◆ Exercise details: Print exactly the lines below between the line holding "The gas-phase reaction" and the line holding "At a certain", inclusive, and nothing more.

◆ Working data:

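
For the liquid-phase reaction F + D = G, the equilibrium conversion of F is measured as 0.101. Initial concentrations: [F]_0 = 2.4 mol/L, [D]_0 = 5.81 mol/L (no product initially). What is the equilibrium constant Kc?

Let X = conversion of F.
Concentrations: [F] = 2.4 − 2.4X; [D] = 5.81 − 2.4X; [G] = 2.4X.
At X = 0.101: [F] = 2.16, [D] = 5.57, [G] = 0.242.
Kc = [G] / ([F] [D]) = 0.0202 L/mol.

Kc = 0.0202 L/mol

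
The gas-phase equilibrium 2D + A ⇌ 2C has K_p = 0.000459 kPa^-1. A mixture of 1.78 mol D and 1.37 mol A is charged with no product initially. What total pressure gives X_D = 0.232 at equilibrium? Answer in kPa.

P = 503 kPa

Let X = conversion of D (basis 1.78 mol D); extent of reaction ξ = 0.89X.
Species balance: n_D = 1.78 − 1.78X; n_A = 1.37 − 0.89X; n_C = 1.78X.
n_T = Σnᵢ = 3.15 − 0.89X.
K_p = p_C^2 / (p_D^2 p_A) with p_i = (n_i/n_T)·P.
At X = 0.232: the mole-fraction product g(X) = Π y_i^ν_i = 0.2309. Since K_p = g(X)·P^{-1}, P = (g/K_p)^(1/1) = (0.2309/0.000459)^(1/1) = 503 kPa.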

* * *

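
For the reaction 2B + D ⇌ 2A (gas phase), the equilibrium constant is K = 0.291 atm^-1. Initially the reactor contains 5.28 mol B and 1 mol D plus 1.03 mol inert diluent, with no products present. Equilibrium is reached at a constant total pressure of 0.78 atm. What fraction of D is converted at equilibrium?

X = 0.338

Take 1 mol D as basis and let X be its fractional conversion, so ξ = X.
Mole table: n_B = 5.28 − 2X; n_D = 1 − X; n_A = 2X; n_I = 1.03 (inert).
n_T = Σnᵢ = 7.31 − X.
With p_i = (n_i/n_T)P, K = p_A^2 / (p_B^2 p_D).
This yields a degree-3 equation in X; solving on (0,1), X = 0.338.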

==

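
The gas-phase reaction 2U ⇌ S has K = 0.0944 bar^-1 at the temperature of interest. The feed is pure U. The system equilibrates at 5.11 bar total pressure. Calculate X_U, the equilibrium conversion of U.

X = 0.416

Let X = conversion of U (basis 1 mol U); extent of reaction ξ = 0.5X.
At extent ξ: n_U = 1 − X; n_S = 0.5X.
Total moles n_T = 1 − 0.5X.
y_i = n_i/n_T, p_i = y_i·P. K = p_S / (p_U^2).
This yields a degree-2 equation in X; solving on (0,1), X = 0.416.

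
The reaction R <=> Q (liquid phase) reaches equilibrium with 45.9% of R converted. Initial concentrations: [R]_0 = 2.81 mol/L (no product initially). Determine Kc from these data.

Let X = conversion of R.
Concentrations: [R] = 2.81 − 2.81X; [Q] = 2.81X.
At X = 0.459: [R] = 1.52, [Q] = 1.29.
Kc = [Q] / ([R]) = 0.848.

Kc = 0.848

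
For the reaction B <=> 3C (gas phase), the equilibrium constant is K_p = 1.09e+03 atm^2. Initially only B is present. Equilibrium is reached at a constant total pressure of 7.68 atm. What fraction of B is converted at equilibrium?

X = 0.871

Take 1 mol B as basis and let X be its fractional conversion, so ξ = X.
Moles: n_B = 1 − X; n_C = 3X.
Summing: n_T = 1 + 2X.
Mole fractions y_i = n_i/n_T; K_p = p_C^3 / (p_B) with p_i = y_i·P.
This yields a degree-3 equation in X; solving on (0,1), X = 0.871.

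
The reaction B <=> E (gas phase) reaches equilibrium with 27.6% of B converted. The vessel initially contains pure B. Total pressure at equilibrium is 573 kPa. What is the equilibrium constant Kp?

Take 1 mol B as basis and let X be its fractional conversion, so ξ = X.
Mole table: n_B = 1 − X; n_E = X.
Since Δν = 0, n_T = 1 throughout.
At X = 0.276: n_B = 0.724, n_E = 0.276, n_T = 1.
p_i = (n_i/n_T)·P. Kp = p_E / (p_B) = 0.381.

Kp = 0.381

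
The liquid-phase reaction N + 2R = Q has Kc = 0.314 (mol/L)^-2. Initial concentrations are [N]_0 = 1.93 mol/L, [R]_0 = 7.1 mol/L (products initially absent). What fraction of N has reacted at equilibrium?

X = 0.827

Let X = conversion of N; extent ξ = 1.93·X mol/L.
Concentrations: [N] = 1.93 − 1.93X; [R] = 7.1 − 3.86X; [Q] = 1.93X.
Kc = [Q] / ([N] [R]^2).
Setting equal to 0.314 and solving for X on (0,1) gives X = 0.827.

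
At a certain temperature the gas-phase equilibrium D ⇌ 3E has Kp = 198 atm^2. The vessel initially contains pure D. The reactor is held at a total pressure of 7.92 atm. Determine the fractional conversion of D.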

◆ Answer section:
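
The gas-phase reaction 2U ⇌ S has K = 0.0944 bar^-1 at the temperature of interest. The feed is pure U. The system equilibrates at 5.11 bar total pressure. Calculate X_U, the equilibrium conversion of U.

X = 0.416

Let X = conversion of U (basis 1 mol U); extent of reaction ξ = 0.5X.
At extent ξ: n_U = 1 − X; n_S = 0.5X.
Total moles n_T = 1 − 0.5X.
y_i = n_i/n_T, p_i = y_i·P. K = p_S / (p_U^2).
This yields a degree-2 equation in X; solving on (0,1), X = 0.416.

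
The reaction R <=> Q (liquid phase) reaches equilibrium with 45.9% of R converted. Initial concentrations: [R]_0 = 2.81 mol/L (no product initially). Determine Kc from these data.

Let X = conversion of R.
Concentrations: [R] = 2.81 − 2.81X; [Q] = 2.81X.
At X = 0.459: [R] = 1.52, [Q] = 1.29.
Kc = [Q] / ([R]) = 0.848.

Kc = 0.848

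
For the reaction B <=> 3C (gas phase), the equilibrium constant is K_p = 1.09e+03 atm^2. Initially only B is present. Equilibrium is reached at a constant total pressure of 7.68 atm. What fraction of B is converted at equilibrium?

X = 0.871

Take 1 mol B as basis and let X be its fractional conversion, so ξ = X.
Moles: n_B = 1 − X; n_C = 3X.
Summing: n_T = 1 + 2X.
Mole fractions y_i = n_i/n_T; K_p = p_C^3 / (p_B) with p_i = y_i·P.
This yields a degree-3 equation in X; solving on (0,1), X = 0.871.

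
The reaction B <=> E (gas phase) reaches equilibrium with 27.6% of B converted. The vessel initially contains pure B. Total pressure at equilibrium is 573 kPa. What is the equilibrium constant Kp?

Take 1 mol B as basis and let X be its fractional conversion, so ξ = X.
Mole table: n_B = 1 − X; n_E = X.
Since Δν = 0, n_T = 1 throughout.
At X = 0.276: n_B = 0.724, n_E = 0.276, n_T = 1.
p_i = (n_i/n_T)·P. Kp = p_E / (p_B) = 0.381.

Kp = 0.381

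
The liquid-phase reaction N + 2R = Q has Kc = 0.314 (mol/L)^-2. Initial concentrations are [N]_0 = 1.93 mol/L, [R]_0 = 7.1 mol/L (products initially absent). What fraction of N has reacted at equilibrium?

X = 0.827

Let X = conversion of N; extent ξ = 1.93·X mol/L.
Concentrations: [N] = 1.93 − 1.93X; [R] = 7.1 − 3.86X; [Q] = 1.93X.
Kc = [Q] / ([N] [R]^2).
Setting equal to 0.314 and solving for X on (0,1) gives X = 0.827.

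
At a certain temperature the gas-phase equilibrium D ⇌ 3E has Kp = 198 atm^2. The vessel initially contains pure D. The reactor is held at a total pressure of 7.92 atm. Determine the fractional conversion of D.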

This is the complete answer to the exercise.